(Saved data entries)
■ ■ ■

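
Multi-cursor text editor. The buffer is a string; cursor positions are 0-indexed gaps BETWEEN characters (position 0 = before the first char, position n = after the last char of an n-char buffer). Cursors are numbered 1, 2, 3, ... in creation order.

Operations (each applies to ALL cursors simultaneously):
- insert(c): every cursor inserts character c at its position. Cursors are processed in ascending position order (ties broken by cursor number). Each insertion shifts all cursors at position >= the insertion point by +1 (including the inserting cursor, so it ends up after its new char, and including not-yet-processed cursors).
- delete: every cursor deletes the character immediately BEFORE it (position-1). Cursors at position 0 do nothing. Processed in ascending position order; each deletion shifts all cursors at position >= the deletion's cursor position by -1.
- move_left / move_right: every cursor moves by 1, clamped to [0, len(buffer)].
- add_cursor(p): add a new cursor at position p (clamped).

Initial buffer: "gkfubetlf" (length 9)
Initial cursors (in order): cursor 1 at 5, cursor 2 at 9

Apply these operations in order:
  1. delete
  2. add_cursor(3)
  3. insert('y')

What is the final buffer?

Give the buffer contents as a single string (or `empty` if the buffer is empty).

Answer: gkfyuyetly

Derivation:
After op 1 (delete): buffer="gkfuetl" (len 7), cursors c1@4 c2@7, authorship .......
After op 2 (add_cursor(3)): buffer="gkfuetl" (len 7), cursors c3@3 c1@4 c2@7, authorship .......
After op 3 (insert('y')): buffer="gkfyuyetly" (len 10), cursors c3@4 c1@6 c2@10, authorship ...3.1...2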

■ ■ ■

TASK STATEMENT:
The answer should be an exact copy of the lines from the first line of the data through the line with "- insert(c): every" and should contain nothing else.

OUTPUT FOR THIS TASK:
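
Multi-cursor text editor. The buffer is a string; cursor positions are 0-indexed gaps BETWEEN characters (position 0 = before the first char, position n = after the last char of an n-char buffer). Cursors are numbered 1, 2, 3, ... in creation order.

Operations (each applies to ALL cursors simultaneously):
- insert(c): every cursor inserts character c at its position. Cursors are processed in ascending position order (ties broken by cursor number). Each insertion shifts all cursors at position >= the insertion point by +1 (including the inserting cursor, so it ends up after its new char, and including not-yet-processed cursors).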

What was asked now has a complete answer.